DATA LISTING -
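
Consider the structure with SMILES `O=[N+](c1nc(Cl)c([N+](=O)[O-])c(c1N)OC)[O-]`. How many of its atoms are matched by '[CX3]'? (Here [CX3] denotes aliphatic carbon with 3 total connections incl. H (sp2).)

The query [CX3] means: C with X3: aliphatic carbon with exactly 3 total connections.
Check the 16 heavy atoms by environment: 1× n (aromatic, X2) → no; 5× c (aromatic, X3) → no; 2× N (charge +1, X3) → no; 2× O (charge -1, X1) → no; 2× O (X1) → no; 1× O (X2) → no; 1× C (X4) → no; 1× Cl (X1) → no; 1× N (X3) → no.
No environment satisfies the query, so 0 matching atoms.

0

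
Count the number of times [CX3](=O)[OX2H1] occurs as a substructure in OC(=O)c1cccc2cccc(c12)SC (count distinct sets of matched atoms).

1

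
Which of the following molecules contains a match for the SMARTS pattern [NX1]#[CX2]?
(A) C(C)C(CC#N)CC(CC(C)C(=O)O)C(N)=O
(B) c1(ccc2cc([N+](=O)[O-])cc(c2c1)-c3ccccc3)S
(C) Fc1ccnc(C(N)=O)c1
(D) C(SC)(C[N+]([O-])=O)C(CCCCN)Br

A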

TASK BRIEF - Every entry must be set down exactly, with nothing left out.

EXPECTED ANSWER -
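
Consider the structure with SMILES `O=[N+](c1nc(Cl)c([N+](=O)[O-])c(c1N)OC)[O-]`. How many of its atoms are matched by '[CX3]'? (Here [CX3] denotes aliphatic carbon with 3 total connections incl. H (sp2).)

The query [CX3] means: C with X3: aliphatic carbon with exactly 3 total connections.
Check the 16 heavy atoms by environment: 1× n (aromatic, X2) → no; 5× c (aromatic, X3) → no; 2× N (charge +1, X3) → no; 2× O (charge -1, X1) → no; 2× O (X1) → no; 1× O (X2) → no; 1× C (X4) → no; 1× Cl (X1) → no; 1× N (X3) → no.
No environment satisfies the query, so 0 matching atoms.

0

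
Count the number of times [CX3](=O)[OX2H1] occurs as a substructure in OC(=O)c1cccc2cccc(c12)SC (count distinct sets of matched atoms).

1

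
Which of the following molecules contains a match for the SMARTS pattern [NX1]#[CX2]?
(A) C(C)C(CC#N)CC(CC(C)C(=O)O)C(N)=O
(B) c1(ccc2cc([N+](=O)[O-])cc(c2c1)-c3ccccc3)S
(C) Fc1ccnc(C(N)=O)c1
(D) C(SC)(C[N+]([O-])=O)C(CCCCN)Br

A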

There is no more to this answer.